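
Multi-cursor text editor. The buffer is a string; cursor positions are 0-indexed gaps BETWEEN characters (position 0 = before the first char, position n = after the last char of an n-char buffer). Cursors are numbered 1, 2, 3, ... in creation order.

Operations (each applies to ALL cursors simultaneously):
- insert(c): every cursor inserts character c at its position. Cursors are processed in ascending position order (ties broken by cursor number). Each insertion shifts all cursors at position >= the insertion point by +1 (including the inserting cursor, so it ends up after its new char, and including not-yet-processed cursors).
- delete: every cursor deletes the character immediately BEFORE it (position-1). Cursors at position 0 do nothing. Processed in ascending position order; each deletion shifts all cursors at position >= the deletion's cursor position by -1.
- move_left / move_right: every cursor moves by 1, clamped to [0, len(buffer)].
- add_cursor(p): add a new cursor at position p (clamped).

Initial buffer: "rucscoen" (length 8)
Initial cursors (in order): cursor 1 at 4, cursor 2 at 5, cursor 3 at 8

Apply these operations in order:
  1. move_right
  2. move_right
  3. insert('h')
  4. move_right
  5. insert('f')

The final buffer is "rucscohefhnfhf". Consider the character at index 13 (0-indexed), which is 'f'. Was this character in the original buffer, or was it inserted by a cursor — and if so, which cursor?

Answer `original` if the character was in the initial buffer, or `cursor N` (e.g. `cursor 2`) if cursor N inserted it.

Answer: cursor 3

Derivation:
After op 1 (move_right): buffer="rucscoen" (len 8), cursors c1@5 c2@6 c3@8, authorship ........
After op 2 (move_right): buffer="rucscoen" (len 8), cursors c1@6 c2@7 c3@8, authorship ........
After op 3 (insert('h')): buffer="rucscohehnh" (len 11), cursors c1@7 c2@9 c3@11, authorship ......1.2.3
After op 4 (move_right): buffer="rucscohehnh" (len 11), cursors c1@8 c2@10 c3@11, authorship ......1.2.3
After op 5 (insert('f')): buffer="rucscohefhnfhf" (len 14), cursors c1@9 c2@12 c3@14, authorship ......1.12.233
Authorship (.=original, N=cursor N): . . . . . . 1 . 1 2 . 2 3 3
Index 13: author = 3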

————————

What you return must be the line that contains "- add_cursor(p): add" followed by every remaining line of the material, all exactly as written and nothing more.

▶ _Result_:
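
- add_cursor(p): add a new cursor at position p (clamped).

Initial buffer: "rucscoen" (length 8)
Initial cursors (in order): cursor 1 at 4, cursor 2 at 5, cursor 3 at 8

Apply these operations in order:
  1. move_right
  2. move_right
  3. insert('h')
  4. move_right
  5. insert('f')

The final buffer is "rucscohefhnfhf". Consider the character at index 13 (0-indexed), which is 'f'. Was this character in the original buffer, or was it inserted by a cursor — and if so, which cursor?

Answer `original` if the character was in the initial buffer, or `cursor N` (e.g. `cursor 2`) if cursor N inserted it.

Answer: cursor 3

Derivation:
After op 1 (move_right): buffer="rucscoen" (len 8), cursors c1@5 c2@6 c3@8, authorship ........
After op 2 (move_right): buffer="rucscoen" (len 8), cursors c1@6 c2@7 c3@8, authorship ........
After op 3 (insert('h')): buffer="rucscohehnh" (len 11), cursors c1@7 c2@9 c3@11, authorship ......1.2.3
After op 4 (move_right): buffer="rucscohehnh" (len 11), cursors c1@8 c2@10 c3@11, authorship ......1.2.3
After op 5 (insert('f')): buffer="rucscohefhnfhf" (len 14), cursors c1@9 c2@12 c3@14, authorship ......1.12.233
Authorship (.=original, N=cursor N): . . . . . . 1 . 1 2 . 2 3 3
Index 13: author = 3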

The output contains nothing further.